Listed entries:
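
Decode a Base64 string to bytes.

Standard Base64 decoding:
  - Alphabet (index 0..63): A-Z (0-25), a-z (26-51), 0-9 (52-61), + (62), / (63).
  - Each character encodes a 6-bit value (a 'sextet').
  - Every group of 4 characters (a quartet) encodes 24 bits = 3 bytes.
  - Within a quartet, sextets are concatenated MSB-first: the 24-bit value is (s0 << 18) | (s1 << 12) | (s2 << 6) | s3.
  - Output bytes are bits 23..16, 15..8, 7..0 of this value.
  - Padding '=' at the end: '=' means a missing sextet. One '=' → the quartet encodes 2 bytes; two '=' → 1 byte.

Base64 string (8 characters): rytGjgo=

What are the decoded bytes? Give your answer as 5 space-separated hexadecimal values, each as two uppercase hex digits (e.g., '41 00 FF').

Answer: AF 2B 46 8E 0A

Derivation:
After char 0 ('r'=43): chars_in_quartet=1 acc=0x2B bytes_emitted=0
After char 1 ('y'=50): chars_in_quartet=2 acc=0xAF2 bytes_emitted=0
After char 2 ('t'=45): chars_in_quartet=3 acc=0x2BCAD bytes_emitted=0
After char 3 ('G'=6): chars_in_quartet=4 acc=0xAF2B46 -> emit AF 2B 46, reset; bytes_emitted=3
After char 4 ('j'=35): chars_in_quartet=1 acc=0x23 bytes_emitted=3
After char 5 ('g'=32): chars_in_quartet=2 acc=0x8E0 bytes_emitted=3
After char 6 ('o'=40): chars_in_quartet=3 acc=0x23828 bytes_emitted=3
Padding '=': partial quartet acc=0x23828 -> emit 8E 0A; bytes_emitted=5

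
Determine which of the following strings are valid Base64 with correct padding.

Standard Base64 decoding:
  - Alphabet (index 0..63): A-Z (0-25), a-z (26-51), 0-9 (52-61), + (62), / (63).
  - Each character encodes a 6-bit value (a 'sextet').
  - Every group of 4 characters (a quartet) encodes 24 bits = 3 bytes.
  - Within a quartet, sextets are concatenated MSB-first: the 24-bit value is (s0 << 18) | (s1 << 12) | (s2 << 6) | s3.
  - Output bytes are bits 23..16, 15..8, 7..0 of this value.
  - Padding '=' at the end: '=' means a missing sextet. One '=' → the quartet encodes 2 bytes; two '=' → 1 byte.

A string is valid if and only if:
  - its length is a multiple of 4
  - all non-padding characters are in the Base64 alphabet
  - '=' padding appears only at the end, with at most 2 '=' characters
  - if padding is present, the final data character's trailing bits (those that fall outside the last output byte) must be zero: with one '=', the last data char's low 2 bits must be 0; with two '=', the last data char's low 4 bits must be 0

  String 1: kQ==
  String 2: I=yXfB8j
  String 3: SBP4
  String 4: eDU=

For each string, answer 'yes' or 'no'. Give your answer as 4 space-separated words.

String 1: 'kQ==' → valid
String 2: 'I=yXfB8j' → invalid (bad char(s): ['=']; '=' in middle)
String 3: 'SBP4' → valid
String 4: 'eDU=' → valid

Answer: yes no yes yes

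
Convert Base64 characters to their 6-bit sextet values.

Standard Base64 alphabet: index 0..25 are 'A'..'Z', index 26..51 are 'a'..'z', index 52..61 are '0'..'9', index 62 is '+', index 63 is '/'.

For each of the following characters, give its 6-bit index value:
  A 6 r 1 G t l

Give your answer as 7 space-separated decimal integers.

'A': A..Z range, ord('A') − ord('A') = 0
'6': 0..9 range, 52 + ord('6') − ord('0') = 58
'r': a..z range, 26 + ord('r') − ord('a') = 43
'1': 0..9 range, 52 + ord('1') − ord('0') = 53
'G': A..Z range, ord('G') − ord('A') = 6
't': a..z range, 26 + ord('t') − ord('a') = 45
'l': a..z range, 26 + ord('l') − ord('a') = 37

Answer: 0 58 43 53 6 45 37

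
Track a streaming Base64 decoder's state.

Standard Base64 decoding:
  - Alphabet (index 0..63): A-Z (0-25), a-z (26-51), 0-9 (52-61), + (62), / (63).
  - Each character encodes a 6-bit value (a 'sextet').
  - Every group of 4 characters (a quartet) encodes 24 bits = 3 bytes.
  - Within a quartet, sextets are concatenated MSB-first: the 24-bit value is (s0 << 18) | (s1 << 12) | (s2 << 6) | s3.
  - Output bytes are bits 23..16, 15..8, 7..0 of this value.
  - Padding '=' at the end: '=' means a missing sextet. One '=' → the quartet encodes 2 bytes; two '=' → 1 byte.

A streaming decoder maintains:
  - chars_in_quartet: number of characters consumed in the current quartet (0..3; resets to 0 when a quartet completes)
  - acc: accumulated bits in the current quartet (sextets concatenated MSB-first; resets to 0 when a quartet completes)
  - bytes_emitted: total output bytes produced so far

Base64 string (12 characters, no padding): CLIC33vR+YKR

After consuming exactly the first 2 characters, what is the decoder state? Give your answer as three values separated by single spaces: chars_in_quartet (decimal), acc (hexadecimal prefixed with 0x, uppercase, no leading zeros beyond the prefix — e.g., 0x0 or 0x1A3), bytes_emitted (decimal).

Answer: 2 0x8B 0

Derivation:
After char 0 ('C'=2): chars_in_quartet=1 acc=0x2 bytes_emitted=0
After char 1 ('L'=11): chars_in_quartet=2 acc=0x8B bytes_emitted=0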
==
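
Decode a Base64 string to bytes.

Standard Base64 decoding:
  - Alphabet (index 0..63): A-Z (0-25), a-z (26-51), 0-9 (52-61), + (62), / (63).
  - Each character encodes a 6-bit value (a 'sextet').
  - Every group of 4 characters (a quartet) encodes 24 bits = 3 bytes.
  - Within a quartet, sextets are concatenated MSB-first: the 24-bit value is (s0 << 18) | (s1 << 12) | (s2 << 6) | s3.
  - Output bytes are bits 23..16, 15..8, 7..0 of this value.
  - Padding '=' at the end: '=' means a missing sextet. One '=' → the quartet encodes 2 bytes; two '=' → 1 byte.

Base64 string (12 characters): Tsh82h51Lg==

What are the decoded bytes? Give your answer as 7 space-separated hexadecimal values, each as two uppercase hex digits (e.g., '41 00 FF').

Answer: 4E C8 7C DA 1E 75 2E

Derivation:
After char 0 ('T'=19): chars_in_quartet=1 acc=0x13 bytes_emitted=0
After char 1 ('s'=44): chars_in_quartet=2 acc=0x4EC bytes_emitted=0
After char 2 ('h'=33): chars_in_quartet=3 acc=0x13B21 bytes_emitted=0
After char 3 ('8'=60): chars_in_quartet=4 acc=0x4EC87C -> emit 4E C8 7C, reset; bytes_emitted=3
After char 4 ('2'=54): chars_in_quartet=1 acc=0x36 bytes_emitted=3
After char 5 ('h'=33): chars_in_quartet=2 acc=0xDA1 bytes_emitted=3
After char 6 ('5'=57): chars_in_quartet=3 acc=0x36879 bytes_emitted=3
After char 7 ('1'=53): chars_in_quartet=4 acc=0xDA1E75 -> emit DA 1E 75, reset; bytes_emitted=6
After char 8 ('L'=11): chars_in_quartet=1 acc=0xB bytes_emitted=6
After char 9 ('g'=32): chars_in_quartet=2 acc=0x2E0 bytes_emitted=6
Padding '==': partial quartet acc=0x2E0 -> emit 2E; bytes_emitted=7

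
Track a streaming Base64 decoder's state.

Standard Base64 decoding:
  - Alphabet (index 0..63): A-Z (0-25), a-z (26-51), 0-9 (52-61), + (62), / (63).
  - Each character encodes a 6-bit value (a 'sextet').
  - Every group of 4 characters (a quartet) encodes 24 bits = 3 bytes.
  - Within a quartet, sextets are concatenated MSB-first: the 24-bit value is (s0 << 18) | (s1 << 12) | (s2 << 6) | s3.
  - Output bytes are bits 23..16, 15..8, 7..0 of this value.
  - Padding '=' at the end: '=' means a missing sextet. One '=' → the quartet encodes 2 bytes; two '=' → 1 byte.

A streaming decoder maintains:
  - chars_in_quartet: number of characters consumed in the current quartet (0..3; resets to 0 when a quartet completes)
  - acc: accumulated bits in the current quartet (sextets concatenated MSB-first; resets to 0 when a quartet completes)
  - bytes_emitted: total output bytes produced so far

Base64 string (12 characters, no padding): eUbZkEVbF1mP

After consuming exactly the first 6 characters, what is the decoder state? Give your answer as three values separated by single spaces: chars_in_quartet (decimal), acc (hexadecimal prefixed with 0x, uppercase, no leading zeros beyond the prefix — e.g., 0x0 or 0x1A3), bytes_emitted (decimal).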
...
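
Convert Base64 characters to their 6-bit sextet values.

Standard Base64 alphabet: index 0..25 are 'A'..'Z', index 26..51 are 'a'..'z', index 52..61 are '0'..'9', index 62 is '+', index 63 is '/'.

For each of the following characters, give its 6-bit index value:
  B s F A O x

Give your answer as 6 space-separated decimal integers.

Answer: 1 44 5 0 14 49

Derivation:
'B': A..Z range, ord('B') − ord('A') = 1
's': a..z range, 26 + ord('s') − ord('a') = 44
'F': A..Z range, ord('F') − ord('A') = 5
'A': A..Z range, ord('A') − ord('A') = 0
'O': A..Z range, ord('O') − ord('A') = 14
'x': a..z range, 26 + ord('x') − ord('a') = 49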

Your goal:
Only the lines above starting at the line that holds "What are the decoded bytes? Give your answer as 5" and ending at the line that holds "- '=' padding" are to be repeated, exactly and in full.

The completed task:
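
What are the decoded bytes? Give your answer as 5 space-separated hexadecimal values, each as two uppercase hex digits (e.g., '41 00 FF').

Answer: AF 2B 46 8E 0A

Derivation:
After char 0 ('r'=43): chars_in_quartet=1 acc=0x2B bytes_emitted=0
After char 1 ('y'=50): chars_in_quartet=2 acc=0xAF2 bytes_emitted=0
After char 2 ('t'=45): chars_in_quartet=3 acc=0x2BCAD bytes_emitted=0
After char 3 ('G'=6): chars_in_quartet=4 acc=0xAF2B46 -> emit AF 2B 46, reset; bytes_emitted=3
After char 4 ('j'=35): chars_in_quartet=1 acc=0x23 bytes_emitted=3
After char 5 ('g'=32): chars_in_quartet=2 acc=0x8E0 bytes_emitted=3
After char 6 ('o'=40): chars_in_quartet=3 acc=0x23828 bytes_emitted=3
Padding '=': partial quartet acc=0x23828 -> emit 8E 0A; bytes_emitted=5

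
Determine which of the following strings are valid Base64 with correct padding.

Standard Base64 decoding:
  - Alphabet (index 0..63): A-Z (0-25), a-z (26-51), 0-9 (52-61), + (62), / (63).
  - Each character encodes a 6-bit value (a 'sextet').
  - Every group of 4 characters (a quartet) encodes 24 bits = 3 bytes.
  - Within a quartet, sextets are concatenated MSB-first: the 24-bit value is (s0 << 18) | (s1 << 12) | (s2 << 6) | s3.
  - Output bytes are bits 23..16, 15..8, 7..0 of this value.
  - Padding '=' at the end: '=' means a missing sextet. One '=' → the quartet encodes 2 bytes; two '=' → 1 byte.

A string is valid if and only if:
  - its length is a multiple of 4
  - all non-padding characters are in the Base64 alphabet
  - '=' padding appears only at the end, with at most 2 '=' characters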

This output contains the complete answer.